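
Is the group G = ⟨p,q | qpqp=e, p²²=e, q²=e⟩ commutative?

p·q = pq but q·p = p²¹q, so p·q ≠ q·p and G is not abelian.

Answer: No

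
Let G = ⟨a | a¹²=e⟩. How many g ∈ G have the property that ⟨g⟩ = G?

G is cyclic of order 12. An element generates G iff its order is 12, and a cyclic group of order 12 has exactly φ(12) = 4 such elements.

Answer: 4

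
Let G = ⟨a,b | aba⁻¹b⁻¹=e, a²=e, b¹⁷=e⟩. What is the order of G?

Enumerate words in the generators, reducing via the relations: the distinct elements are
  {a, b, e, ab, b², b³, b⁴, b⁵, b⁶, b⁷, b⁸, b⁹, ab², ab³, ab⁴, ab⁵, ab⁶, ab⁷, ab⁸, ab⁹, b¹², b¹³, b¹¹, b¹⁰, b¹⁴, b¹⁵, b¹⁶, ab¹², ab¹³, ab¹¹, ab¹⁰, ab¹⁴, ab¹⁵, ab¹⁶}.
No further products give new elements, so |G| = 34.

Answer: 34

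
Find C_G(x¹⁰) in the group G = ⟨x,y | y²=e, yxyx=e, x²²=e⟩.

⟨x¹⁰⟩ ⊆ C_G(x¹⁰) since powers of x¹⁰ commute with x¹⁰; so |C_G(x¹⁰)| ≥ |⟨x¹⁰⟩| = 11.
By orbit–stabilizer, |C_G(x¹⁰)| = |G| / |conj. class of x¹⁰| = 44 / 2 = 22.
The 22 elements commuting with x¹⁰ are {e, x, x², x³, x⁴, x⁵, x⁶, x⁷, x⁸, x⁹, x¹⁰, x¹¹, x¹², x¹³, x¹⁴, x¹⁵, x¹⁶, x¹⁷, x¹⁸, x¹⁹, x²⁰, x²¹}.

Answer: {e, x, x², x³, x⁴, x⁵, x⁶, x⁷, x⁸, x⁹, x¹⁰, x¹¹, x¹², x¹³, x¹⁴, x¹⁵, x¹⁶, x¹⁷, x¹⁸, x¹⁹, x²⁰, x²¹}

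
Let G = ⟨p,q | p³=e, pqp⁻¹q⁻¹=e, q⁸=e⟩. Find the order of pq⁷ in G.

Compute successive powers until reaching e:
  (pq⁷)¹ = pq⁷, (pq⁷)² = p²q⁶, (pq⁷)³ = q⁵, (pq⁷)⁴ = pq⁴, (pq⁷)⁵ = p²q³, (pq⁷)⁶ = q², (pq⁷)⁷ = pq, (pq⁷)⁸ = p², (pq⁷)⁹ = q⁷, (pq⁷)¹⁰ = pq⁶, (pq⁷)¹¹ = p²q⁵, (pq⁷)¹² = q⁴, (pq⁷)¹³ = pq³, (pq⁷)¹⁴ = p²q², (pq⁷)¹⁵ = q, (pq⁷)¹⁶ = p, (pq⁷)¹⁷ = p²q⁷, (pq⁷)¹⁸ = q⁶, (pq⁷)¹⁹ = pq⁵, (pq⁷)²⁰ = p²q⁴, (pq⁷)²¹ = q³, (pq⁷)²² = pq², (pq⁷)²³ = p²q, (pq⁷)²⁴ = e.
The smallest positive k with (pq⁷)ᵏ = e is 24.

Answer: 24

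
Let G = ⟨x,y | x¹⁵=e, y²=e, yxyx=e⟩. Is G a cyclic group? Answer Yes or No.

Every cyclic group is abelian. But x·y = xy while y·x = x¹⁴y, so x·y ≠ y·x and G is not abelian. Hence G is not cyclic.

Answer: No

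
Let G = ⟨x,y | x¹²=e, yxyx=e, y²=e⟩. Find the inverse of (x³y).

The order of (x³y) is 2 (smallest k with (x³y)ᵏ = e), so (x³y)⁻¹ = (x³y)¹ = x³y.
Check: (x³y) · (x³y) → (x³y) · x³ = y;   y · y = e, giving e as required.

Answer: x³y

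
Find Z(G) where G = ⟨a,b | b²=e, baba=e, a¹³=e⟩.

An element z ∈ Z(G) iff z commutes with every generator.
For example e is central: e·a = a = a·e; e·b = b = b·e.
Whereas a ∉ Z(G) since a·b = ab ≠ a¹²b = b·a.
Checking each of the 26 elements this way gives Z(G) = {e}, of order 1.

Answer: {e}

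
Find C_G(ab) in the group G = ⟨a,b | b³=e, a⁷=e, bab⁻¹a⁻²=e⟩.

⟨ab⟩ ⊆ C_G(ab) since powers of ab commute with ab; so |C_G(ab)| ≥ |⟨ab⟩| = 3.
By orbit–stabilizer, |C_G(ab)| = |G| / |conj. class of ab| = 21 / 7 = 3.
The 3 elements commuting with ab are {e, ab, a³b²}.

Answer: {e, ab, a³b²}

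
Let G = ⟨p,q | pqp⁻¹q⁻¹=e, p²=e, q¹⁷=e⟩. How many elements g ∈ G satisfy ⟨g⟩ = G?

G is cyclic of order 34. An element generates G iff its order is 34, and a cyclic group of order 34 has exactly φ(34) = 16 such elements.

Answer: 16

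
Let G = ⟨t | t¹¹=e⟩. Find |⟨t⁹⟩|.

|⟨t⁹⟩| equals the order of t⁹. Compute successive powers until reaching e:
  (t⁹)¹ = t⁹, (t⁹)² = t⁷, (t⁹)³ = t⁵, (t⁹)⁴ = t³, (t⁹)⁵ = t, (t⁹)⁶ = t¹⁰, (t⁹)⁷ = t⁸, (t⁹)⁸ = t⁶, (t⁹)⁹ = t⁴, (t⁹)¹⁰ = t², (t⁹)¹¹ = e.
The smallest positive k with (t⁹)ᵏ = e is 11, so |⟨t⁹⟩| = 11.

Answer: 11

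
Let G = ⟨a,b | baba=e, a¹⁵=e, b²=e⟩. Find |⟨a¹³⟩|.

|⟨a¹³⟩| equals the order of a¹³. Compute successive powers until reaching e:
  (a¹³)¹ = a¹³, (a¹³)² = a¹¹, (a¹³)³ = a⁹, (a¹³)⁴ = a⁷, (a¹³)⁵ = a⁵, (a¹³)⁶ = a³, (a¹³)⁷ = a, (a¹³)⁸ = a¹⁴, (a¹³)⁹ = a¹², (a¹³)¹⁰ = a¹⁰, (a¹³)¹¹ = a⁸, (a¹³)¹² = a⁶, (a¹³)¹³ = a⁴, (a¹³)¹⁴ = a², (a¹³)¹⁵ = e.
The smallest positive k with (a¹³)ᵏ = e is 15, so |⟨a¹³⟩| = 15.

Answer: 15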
==========
Whole listing, every line: reproduce it exactly.

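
Is the group G = ⟨p,q | qpqp=e, p²²=e, q²=e⟩ commutative?

p·q = pq but q·p = p²¹q, so p·q ≠ q·p and G is not abelian.

Answer: No

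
Let G = ⟨a | a¹²=e⟩. How many g ∈ G have the property that ⟨g⟩ = G?

G is cyclic of order 12. An element generates G iff its order is 12, and a cyclic group of order 12 has exactly φ(12) = 4 such elements.

Answer: 4

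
Let G = ⟨a,b | aba⁻¹b⁻¹=e, a²=e, b¹⁷=e⟩. What is the order of G?

Enumerate words in the generators, reducing via the relations: the distinct elements are
  {a, b, e, ab, b², b³, b⁴, b⁵, b⁶, b⁷, b⁸, b⁹, ab², ab³, ab⁴, ab⁵, ab⁶, ab⁷, ab⁸, ab⁹, b¹², b¹³, b¹¹, b¹⁰, b¹⁴, b¹⁵, b¹⁶, ab¹², ab¹³, ab¹¹, ab¹⁰, ab¹⁴, ab¹⁵, ab¹⁶}.
No further products give new elements, so |G| = 34.

Answer: 34

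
Find C_G(x¹⁰) in the group G = ⟨x,y | y²=e, yxyx=e, x²²=e⟩.

⟨x¹⁰⟩ ⊆ C_G(x¹⁰) since powers of x¹⁰ commute with x¹⁰; so |C_G(x¹⁰)| ≥ |⟨x¹⁰⟩| = 11.
By orbit–stabilizer, |C_G(x¹⁰)| = |G| / |conj. class of x¹⁰| = 44 / 2 = 22.
The 22 elements commuting with x¹⁰ are {e, x, x², x³, x⁴, x⁵, x⁶, x⁷, x⁸, x⁹, x¹⁰, x¹¹, x¹², x¹³, x¹⁴, x¹⁵, x¹⁶, x¹⁷, x¹⁸, x¹⁹, x²⁰, x²¹}.

Answer: {e, x, x², x³, x⁴, x⁵, x⁶, x⁷, x⁸, x⁹, x¹⁰, x¹¹, x¹², x¹³, x¹⁴, x¹⁵, x¹⁶, x¹⁷, x¹⁸, x¹⁹, x²⁰, x²¹}

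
Let G = ⟨p,q | p³=e, pqp⁻¹q⁻¹=e, q⁸=e⟩. Find the order of pq⁷ in G.

Compute successive powers until reaching e:
  (pq⁷)¹ = pq⁷, (pq⁷)² = p²q⁶, (pq⁷)³ = q⁵, (pq⁷)⁴ = pq⁴, (pq⁷)⁵ = p²q³, (pq⁷)⁶ = q², (pq⁷)⁷ = pq, (pq⁷)⁸ = p², (pq⁷)⁹ = q⁷, (pq⁷)¹⁰ = pq⁶, (pq⁷)¹¹ = p²q⁵, (pq⁷)¹² = q⁴, (pq⁷)¹³ = pq³, (pq⁷)¹⁴ = p²q², (pq⁷)¹⁵ = q, (pq⁷)¹⁶ = p, (pq⁷)¹⁷ = p²q⁷, (pq⁷)¹⁸ = q⁶, (pq⁷)¹⁹ = pq⁵, (pq⁷)²⁰ = p²q⁴, (pq⁷)²¹ = q³, (pq⁷)²² = pq², (pq⁷)²³ = p²q, (pq⁷)²⁴ = e.
The smallest positive k with (pq⁷)ᵏ = e is 24.

Answer: 24

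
Let G = ⟨x,y | x¹⁵=e, y²=e, yxyx=e⟩. Is G a cyclic group? Answer Yes or No.

Every cyclic group is abelian. But x·y = xy while y·x = x¹⁴y, so x·y ≠ y·x and G is not abelian. Hence G is not cyclic.

Answer: No

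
Let G = ⟨x,y | x¹²=e, yxyx=e, y²=e⟩. Find the inverse of (x³y).

The order of (x³y) is 2 (smallest k with (x³y)ᵏ = e), so (x³y)⁻¹ = (x³y)¹ = x³y.
Check: (x³y) · (x³y) → (x³y) · x³ = y;   y · y = e, giving e as required.

Answer: x³y

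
Find Z(G) where G = ⟨a,b | b²=e, baba=e, a¹³=e⟩.

An element z ∈ Z(G) iff z commutes with every generator.
For example e is central: e·a = a = a·e; e·b = b = b·e.
Whereas a ∉ Z(G) since a·b = ab ≠ a¹²b = b·a.
Checking each of the 26 elements this way gives Z(G) = {e}, of order 1.

Answer: {e}

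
Find C_G(ab) in the group G = ⟨a,b | b³=e, a⁷=e, bab⁻¹a⁻²=e⟩.

⟨ab⟩ ⊆ C_G(ab) since powers of ab commute with ab; so |C_G(ab)| ≥ |⟨ab⟩| = 3.
By orbit–stabilizer, |C_G(ab)| = |G| / |conj. class of ab| = 21 / 7 = 3.
The 3 elements commuting with ab are {e, ab, a³b²}.

Answer: {e, ab, a³b²}

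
Let G = ⟨p,q | pqp⁻¹q⁻¹=e, p²=e, q¹⁷=e⟩. How many elements g ∈ G satisfy ⟨g⟩ = G?

G is cyclic of order 34. An element generates G iff its order is 34, and a cyclic group of order 34 has exactly φ(34) = 16 such elements.

Answer: 16

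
Let G = ⟨t | t¹¹=e⟩. Find |⟨t⁹⟩|.

|⟨t⁹⟩| equals the order of t⁹. Compute successive powers until reaching e:
  (t⁹)¹ = t⁹, (t⁹)² = t⁷, (t⁹)³ = t⁵, (t⁹)⁴ = t³, (t⁹)⁵ = t, (t⁹)⁶ = t¹⁰, (t⁹)⁷ = t⁸, (t⁹)⁸ = t⁶, (t⁹)⁹ = t⁴, (t⁹)¹⁰ = t², (t⁹)¹¹ = e.
The smallest positive k with (t⁹)ᵏ = e is 11, so |⟨t⁹⟩| = 11.

Answer: 11

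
Let G = ⟨a,b | baba=e, a¹⁵=e, b²=e⟩. Find |⟨a¹³⟩|.

|⟨a¹³⟩| equals the order of a¹³. Compute successive powers until reaching e:
  (a¹³)¹ = a¹³, (a¹³)² = a¹¹, (a¹³)³ = a⁹, (a¹³)⁴ = a⁷, (a¹³)⁵ = a⁵, (a¹³)⁶ = a³, (a¹³)⁷ = a, (a¹³)⁸ = a¹⁴, (a¹³)⁹ = a¹², (a¹³)¹⁰ = a¹⁰, (a¹³)¹¹ = a⁸, (a¹³)¹² = a⁶, (a¹³)¹³ = a⁴, (a¹³)¹⁴ = a², (a¹³)¹⁵ = e.
The smallest positive k with (a¹³)ᵏ = e is 15, so |⟨a¹³⟩| = 15.

Answer: 15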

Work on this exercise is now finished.